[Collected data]
□ □ □ □ □
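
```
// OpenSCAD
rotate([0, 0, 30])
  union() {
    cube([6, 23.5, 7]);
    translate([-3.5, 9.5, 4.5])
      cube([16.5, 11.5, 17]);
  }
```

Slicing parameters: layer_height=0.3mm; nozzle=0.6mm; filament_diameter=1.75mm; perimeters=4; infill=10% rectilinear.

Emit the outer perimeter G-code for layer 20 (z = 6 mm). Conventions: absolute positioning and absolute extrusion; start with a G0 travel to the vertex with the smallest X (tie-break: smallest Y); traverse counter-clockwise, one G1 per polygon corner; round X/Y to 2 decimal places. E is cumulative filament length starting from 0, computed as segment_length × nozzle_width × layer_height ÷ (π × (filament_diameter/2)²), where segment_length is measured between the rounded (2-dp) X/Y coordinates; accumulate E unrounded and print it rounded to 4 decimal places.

At z = 6 mm: the cube is present — its section is the full 6×23.5 rectangle; the 16.5×11.5 cube at (-3.5, 9.5) contributes its full rectangle; Taking the union: the regions partially overlap (shared area 69.00 mm²), so overlapping operands fuse into one piece — 1 connected region; (whole slice rotated 30° about Z — lengths, areas and connectivity unchanged). The outline is a single polygon with 12 vertices. Extrusion per mm of travel: 0.6 × 0.3 / (π × 0.875²) = 0.074835. Accumulating E over each segment gives final E = 5.9867.

G0 X-13.53 Y16.44 Z6.00
G1 X-7.78 Y6.48 E0.8607
G1 X-4.75 Y8.23 E1.1225
G1 X0.00 Y0.00 E1.8336
G1 X5.20 Y3.00 E2.2829
G1 X0.45 Y11.23 E2.9940
G1 X6.51 Y14.73 E3.5177
G1 X0.76 Y24.69 E4.3784
G1 X-5.30 Y21.19 E4.9021
G1 X-6.55 Y23.35 E5.0888
G1 X-11.75 Y20.35 E5.5381
G1 X-10.50 Y18.19 E5.7248
G1 X-13.53 Y16.44 E5.9867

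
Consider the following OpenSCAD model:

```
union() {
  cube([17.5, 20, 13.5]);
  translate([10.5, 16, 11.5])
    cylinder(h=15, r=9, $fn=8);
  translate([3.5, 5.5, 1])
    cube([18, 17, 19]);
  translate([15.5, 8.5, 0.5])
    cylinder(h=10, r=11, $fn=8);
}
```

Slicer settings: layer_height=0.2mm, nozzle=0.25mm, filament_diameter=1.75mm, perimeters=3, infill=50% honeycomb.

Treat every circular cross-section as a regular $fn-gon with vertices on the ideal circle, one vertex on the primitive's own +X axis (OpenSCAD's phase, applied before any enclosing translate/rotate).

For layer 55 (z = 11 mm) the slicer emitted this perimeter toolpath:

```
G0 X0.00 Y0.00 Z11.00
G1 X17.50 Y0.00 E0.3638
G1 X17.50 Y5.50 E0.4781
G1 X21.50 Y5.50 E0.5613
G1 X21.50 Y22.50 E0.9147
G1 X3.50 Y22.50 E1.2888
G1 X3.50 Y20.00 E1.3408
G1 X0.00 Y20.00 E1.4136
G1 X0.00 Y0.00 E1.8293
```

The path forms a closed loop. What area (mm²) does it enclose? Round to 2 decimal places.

453.00 mm²

Apply the shoelace formula to the sequence of (X, Y) vertices; enclosed area = 453.00 mm².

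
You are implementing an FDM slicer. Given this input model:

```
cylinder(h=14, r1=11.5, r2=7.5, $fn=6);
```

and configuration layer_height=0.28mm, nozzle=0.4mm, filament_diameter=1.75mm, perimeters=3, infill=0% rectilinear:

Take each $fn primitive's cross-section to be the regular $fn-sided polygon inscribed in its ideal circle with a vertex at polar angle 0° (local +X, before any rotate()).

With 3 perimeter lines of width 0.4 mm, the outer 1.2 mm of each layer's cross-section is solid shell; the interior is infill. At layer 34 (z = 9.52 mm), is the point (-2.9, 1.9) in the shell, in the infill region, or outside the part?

At z = 9.52 mm: the cone contributes a regular 6-gon of circumradius 8.780 (interpolated between r1=11.5 and r2=7.5 at t=0.680). Overall, the cross-section is a single solid region. The nearest boundary edge runs (-4.39, 7.60)→(-8.78, 0.00); distance from the point to it = 4.14 mm. The point is inside the cross-section and 4.14 mm from the nearest boundary — more than the 1.2 mm shell width (3 × 0.4), so it's in the infill interior.

infill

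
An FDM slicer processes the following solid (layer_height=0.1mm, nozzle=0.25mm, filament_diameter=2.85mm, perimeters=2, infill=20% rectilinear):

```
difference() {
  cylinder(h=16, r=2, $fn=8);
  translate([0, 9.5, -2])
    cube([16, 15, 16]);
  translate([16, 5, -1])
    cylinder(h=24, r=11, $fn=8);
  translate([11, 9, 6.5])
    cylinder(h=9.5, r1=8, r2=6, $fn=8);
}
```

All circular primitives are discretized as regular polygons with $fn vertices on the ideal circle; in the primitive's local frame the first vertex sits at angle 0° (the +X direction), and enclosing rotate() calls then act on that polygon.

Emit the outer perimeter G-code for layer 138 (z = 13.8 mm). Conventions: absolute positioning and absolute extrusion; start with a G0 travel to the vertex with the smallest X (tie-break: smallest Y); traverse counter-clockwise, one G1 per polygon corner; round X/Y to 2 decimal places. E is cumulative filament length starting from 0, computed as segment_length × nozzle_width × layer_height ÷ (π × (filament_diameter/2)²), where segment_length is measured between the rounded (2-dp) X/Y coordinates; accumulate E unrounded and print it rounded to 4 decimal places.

At z = 13.8 mm: the cylinder: section is a regular 8-gon, circumradius r=2; the cube at (0, 9.5) (footprint 16×15) is included at this height; the cylinder at (16, 5): section is a regular 8-gon, circumradius r=11; the cone at (11, 9) (r1=8→r2=6) has section circumradius 6.463 here — a regular 8-gon; After the difference (first − rest): starting from the r=2 cylinder, the 16×15 cube at (0, 9.5) misses the remaining region (no effect); the r=11 cylinder at (16, 5) misses the remaining region (no effect); the cone at (11, 9) misses the remaining region (no effect) — 1 connected region. The outline is a single polygon with 8 vertices. Extrusion per mm of travel: 0.25 × 0.1 / (π × 1.425²) = 0.003919. Accumulating E over each segment gives final E = 0.0479.

G0 X-2.00 Y0.00 Z13.80
G1 X-1.41 Y-1.41 E0.0060
G1 X0.00 Y-2.00 E0.0120
G1 X1.41 Y-1.41 E0.0180
G1 X2.00 Y0.00 E0.0240
G1 X1.41 Y1.41 E0.0299
G1 X0.00 Y2.00 E0.0359
G1 X-1.41 Y1.41 E0.0419
G1 X-2.00 Y0.00 E0.0479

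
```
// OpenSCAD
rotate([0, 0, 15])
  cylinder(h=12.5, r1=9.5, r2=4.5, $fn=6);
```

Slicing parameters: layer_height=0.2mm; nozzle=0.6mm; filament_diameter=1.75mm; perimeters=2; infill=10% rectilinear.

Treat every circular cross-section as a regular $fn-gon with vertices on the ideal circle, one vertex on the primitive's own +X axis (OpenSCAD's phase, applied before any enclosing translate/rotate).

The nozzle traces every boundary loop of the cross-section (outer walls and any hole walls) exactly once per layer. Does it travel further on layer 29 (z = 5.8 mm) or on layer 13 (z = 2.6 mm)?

layer 13 (z = 2.6 mm)

Layer 29 (z = 5.8): the cone (r1=9.5→r2=4.5) has section circumradius 7.180 here — a regular 6-gon (perimeter = 2·6·7.180·sin(180°/6) = 43.08 mm); (rotated 15° about Z; rotation is an isometry so areas/perimeters/island counts are preserved). So its perimeter = 43.08 mm. Layer 13 (z = 2.6): the cone (r1=9.5→r2=4.5) has section circumradius 8.460 here — a regular 6-gon (perimeter = 2·6·8.460·sin(180°/6) = 50.76 mm); (rotated 15° about Z; rotation is an isometry so areas/perimeters/island counts are preserved). So its perimeter = 50.76 mm. Layer 13 is larger (50.76 vs 43.08 mm).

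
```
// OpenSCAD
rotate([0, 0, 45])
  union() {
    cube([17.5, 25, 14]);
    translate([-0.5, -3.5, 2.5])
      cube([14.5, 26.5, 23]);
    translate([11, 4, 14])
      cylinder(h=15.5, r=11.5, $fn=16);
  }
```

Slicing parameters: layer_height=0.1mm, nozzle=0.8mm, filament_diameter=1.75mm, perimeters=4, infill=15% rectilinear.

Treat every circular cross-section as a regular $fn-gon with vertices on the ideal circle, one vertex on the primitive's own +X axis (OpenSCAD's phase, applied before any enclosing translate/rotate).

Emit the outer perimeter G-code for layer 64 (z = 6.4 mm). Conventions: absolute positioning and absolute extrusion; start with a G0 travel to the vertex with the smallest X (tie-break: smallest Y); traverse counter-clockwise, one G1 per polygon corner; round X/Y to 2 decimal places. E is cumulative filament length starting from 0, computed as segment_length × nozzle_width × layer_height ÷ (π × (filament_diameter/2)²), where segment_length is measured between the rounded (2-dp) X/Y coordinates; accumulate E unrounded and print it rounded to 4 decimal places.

At z = 6.4 mm: the cube is present — its section is the full 17.5×25 rectangle; the 14.5×26.5 cube at (-0.5, -3.5) contributes its full rectangle; the cylinder at (11, 4) does not reach this height (z outside [14, 29.5]); Combining (union): the regions partially overlap (shared area 322.00 mm²), so overlapping operands fuse into one piece — 1 connected region; (rotated 45° about Z; rotation is an isometry so areas/perimeters/island counts are preserved). The outline is a single polygon with 8 vertices. Extrusion per mm of travel: 0.8 × 0.1 / (π × 0.875²) = 0.033260. Accumulating E over each segment gives final E = 3.0932.

G0 X-17.68 Y17.68 Z6.40
G1 X-16.26 Y16.26 E0.0668
G1 X-16.62 Y15.91 E0.0835
G1 X2.12 Y-2.83 E0.9650
G1 X12.37 Y7.42 E1.4471
G1 X9.90 Y9.90 E1.5635
G1 X12.37 Y12.37 E1.6797
G1 X-5.30 Y30.05 E2.5111
G1 X-17.68 Y17.68 E3.0932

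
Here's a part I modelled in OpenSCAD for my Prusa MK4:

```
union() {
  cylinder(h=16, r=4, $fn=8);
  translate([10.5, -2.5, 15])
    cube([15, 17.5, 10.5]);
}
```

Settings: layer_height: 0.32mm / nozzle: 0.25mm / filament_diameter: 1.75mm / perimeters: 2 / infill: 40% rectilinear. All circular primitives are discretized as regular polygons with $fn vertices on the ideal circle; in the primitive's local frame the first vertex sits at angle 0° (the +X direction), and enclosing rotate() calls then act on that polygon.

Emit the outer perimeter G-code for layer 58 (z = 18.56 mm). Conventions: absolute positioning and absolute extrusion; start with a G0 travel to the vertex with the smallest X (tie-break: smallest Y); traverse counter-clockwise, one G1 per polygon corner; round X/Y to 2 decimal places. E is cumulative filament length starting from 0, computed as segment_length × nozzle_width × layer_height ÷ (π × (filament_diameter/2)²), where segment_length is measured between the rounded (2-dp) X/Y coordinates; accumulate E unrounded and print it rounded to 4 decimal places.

G0 X10.50 Y-2.50 Z18.56
G1 X25.50 Y-2.50 E0.4989
G1 X25.50 Y15.00 E1.0810
G1 X10.50 Y15.00 E1.5799
G1 X10.50 Y-2.50 E2.1619

At z = 18.56 mm: the cylinder does not reach this height (z outside [0, 16]); the 15×17.5 cube at (10.5, -2.5) contributes its full rectangle; Taking the union: only the 15×17.5 cube at (10.5, -2.5) is present, so the union is just that shape — 1 connected region. The outline is a single polygon with 4 vertices. Extrusion per mm of travel: 0.25 × 0.32 / (π × 0.875²) = 0.033260. Accumulating E over each segment gives final E = 2.1619.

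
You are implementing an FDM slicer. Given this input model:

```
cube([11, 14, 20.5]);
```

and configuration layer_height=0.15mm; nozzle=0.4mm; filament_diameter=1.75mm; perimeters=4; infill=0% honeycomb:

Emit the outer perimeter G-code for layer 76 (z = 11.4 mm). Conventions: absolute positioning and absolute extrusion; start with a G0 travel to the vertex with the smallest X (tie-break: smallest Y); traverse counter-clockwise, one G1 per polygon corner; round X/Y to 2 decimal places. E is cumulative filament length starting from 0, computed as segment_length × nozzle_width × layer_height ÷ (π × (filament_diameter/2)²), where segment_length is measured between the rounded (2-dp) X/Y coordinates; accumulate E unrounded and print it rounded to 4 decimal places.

G0 X0.00 Y0.00 Z11.40
G1 X11.00 Y0.00 E0.2744
G1 X11.00 Y14.00 E0.6236
G1 X0.00 Y14.00 E0.8980
G1 X0.00 Y0.00 E1.2473

At z = 11.4 mm: the 11×14 cube contributes its full rectangle. The outline is a single polygon with 4 vertices. Extrusion per mm of travel: 0.4 × 0.15 / (π × 0.875²) = 0.024945. Accumulating E over each segment gives final E = 1.2473.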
□ □ □ □ □
◆ PROBLEM DESCRIPTION: Which lines of the data above contain "parameters"? Copy each one.

◆ ANSWER TO THIS TASK:
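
Slicing parameters: layer_height=0.3mm; nozzle=0.6mm; filament_diameter=1.75mm; perimeters=4; infill=10% rectilinear.
Slicing parameters: layer_height=0.2mm; nozzle=0.6mm; filament_diameter=1.75mm; perimeters=2; infill=10% rectilinear.
Slicing parameters: layer_height=0.1mm, nozzle=0.8mm, filament_diameter=1.75mm, perimeters=4, infill=15% rectilinear.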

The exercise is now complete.